Stored data:
==============================

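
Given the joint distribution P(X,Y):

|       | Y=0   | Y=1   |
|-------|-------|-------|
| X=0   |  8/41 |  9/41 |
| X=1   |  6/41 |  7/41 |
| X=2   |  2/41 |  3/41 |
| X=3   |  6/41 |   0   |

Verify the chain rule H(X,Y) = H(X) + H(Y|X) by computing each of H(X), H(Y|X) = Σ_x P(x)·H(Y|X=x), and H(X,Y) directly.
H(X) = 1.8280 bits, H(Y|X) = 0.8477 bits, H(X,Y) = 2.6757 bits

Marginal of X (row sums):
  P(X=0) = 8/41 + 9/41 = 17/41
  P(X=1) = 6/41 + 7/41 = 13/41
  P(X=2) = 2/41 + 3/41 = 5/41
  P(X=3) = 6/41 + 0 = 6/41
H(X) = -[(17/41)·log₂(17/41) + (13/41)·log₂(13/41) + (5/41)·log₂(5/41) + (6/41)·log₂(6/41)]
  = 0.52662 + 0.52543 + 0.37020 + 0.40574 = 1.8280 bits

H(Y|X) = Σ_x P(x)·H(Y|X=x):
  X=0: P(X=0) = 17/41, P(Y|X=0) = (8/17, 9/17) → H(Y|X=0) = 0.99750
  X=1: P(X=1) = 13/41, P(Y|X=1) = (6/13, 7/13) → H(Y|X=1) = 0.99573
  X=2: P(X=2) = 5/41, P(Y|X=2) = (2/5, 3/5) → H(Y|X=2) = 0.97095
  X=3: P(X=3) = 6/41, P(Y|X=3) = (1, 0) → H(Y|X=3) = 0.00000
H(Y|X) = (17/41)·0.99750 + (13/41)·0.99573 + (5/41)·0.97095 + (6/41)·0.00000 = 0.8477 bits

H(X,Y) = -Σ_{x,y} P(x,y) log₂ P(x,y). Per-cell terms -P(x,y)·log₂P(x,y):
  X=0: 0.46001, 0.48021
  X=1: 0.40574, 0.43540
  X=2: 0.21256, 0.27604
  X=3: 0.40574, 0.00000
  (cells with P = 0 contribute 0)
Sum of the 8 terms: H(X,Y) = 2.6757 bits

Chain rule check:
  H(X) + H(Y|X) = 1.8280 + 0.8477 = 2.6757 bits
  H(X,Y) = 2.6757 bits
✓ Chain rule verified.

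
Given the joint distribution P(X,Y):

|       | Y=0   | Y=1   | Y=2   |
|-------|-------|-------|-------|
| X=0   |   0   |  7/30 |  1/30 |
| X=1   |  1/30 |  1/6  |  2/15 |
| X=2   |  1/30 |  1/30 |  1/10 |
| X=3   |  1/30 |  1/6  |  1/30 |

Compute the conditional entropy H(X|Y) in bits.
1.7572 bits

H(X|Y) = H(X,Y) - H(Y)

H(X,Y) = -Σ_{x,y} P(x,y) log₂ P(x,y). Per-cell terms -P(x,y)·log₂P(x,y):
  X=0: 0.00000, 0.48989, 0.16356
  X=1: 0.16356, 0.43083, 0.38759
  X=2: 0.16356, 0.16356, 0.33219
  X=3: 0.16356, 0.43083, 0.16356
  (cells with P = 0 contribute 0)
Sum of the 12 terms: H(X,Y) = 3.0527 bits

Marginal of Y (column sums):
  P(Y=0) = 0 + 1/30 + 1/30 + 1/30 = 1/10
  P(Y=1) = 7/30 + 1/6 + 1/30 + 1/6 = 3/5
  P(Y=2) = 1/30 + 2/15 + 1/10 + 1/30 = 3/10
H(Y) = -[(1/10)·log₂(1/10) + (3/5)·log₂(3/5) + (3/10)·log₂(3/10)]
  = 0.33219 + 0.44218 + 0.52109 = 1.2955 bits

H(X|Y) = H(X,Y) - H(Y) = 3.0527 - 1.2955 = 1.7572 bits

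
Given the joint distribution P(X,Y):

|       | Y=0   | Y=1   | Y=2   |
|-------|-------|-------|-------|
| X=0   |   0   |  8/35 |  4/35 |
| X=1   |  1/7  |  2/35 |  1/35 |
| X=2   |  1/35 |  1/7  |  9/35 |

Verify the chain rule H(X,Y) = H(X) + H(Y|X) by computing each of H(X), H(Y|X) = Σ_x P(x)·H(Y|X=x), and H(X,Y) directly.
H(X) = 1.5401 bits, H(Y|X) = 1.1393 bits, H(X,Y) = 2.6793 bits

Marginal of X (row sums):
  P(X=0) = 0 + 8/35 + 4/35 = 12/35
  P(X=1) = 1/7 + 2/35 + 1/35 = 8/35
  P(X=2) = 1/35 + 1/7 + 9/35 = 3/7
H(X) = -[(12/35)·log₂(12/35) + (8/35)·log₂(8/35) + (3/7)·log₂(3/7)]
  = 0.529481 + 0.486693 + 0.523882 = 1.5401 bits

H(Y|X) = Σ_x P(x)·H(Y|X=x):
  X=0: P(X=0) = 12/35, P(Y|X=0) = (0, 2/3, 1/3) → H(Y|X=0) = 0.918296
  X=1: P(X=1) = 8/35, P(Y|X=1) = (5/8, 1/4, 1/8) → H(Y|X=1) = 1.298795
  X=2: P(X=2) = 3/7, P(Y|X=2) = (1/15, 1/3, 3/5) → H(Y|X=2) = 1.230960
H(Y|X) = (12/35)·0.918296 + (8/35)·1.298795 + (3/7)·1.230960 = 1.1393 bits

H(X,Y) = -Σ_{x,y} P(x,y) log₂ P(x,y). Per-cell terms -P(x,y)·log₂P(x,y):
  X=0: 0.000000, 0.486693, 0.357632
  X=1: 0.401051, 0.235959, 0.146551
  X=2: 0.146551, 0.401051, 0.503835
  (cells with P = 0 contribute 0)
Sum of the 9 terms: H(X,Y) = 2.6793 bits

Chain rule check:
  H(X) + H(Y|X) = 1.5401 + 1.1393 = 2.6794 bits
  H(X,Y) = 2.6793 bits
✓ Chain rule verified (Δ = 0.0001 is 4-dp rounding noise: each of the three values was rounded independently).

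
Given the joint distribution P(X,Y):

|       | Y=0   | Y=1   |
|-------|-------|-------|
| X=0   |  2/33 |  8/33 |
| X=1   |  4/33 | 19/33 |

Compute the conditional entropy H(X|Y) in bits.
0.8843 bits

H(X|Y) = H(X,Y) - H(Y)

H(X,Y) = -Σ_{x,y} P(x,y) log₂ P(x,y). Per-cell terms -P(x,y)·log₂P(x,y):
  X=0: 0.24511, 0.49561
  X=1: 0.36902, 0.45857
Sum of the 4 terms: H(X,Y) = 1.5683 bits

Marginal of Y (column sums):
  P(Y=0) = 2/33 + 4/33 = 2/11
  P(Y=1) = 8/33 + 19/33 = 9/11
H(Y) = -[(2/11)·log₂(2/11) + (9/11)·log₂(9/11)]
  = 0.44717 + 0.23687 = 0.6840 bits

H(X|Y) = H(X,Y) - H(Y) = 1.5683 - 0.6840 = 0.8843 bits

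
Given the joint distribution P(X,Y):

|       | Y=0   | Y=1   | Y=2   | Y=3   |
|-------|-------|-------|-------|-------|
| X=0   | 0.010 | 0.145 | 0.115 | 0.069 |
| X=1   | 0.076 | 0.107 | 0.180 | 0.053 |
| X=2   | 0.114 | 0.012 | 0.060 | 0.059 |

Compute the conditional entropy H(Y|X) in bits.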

==============================

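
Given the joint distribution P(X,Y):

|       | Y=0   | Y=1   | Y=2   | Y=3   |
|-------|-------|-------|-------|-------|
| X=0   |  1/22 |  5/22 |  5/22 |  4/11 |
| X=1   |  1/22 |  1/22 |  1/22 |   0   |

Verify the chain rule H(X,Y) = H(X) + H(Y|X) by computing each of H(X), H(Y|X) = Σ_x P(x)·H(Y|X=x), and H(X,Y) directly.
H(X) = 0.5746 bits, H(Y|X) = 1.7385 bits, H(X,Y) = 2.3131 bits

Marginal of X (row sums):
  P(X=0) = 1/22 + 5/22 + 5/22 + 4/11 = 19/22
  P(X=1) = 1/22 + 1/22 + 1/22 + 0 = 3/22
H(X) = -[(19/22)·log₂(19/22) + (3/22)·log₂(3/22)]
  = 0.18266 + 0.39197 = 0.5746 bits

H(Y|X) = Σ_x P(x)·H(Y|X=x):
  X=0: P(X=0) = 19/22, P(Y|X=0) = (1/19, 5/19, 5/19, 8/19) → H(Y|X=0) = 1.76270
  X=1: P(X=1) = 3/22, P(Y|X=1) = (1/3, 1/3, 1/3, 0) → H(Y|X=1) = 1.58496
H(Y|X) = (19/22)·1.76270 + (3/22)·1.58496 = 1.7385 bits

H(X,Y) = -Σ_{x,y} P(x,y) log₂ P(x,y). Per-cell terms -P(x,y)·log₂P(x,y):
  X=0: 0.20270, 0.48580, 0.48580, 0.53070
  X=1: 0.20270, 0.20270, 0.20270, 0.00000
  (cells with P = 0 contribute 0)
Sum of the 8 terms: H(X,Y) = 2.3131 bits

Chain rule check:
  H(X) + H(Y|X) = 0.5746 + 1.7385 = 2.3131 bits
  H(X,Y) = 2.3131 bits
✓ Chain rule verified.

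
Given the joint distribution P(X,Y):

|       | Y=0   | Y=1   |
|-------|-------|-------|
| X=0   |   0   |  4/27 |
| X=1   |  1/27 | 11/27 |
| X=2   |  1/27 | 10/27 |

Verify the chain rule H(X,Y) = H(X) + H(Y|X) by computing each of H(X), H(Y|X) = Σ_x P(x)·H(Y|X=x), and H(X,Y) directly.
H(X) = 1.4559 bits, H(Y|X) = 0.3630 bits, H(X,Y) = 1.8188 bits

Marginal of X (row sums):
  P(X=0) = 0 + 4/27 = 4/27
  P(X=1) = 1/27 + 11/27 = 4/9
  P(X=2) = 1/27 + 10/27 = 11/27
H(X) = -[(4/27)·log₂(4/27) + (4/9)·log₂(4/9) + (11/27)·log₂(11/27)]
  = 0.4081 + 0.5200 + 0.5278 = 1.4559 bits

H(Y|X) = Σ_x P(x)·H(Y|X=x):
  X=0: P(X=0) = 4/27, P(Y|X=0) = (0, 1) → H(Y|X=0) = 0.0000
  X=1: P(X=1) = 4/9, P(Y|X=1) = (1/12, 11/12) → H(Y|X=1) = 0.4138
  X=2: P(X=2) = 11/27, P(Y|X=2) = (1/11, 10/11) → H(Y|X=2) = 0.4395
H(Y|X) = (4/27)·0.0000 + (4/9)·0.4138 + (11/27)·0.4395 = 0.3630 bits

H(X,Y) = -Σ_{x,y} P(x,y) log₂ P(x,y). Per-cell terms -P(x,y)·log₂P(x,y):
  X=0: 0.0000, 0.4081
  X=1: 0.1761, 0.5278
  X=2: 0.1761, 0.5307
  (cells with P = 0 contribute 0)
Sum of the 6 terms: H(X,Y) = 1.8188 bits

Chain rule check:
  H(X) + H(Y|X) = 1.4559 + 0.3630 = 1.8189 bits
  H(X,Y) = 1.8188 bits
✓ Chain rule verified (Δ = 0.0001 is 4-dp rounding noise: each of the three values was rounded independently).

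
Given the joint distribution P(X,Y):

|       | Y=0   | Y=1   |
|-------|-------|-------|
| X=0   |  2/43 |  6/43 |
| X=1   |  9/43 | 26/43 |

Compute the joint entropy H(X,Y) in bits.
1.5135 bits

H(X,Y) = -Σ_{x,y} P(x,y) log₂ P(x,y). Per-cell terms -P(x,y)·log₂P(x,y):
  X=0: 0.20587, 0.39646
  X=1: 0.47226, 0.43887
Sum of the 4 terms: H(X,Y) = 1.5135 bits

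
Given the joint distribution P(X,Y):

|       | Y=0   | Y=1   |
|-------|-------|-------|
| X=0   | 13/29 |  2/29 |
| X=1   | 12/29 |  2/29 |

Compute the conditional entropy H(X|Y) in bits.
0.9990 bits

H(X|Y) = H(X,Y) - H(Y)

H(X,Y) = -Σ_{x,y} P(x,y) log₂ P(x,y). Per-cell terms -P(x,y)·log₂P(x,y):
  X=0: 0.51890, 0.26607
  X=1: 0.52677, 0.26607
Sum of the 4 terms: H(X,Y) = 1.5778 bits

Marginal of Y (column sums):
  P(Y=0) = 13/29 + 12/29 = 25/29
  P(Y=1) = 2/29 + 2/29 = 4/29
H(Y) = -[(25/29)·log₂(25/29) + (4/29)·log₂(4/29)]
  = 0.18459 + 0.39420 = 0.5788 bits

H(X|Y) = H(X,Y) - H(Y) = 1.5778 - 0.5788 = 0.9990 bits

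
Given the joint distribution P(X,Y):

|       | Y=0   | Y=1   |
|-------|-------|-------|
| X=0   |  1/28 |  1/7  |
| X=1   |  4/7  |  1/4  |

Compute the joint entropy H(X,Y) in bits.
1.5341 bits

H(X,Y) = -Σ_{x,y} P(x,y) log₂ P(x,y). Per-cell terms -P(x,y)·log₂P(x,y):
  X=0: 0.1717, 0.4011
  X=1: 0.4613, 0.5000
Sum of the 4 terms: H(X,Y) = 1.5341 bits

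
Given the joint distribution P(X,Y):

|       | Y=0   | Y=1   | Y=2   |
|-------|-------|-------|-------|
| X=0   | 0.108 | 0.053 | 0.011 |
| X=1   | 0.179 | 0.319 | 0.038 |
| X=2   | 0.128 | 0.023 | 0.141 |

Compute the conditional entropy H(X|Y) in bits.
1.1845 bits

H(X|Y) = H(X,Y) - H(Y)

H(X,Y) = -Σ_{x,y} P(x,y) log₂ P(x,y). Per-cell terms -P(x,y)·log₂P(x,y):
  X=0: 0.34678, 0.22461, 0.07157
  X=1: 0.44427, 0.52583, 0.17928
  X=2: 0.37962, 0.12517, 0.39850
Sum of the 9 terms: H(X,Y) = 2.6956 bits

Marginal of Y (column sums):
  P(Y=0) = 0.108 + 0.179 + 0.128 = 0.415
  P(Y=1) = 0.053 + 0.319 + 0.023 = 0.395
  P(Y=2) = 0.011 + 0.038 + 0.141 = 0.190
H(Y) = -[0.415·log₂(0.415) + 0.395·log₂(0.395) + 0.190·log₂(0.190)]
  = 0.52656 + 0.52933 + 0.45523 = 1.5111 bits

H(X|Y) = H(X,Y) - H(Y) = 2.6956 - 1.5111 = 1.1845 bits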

==============================

Required work: Working from the records above, write out verbatim only the lines from the line containing "0.053 | 0.011 |" through the line containing "0.023 | 0.141 |".

Expected answer:
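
| X=0   | 0.108 | 0.053 | 0.011 |
| X=1   | 0.179 | 0.319 | 0.038 |
| X=2   | 0.128 | 0.023 | 0.141 |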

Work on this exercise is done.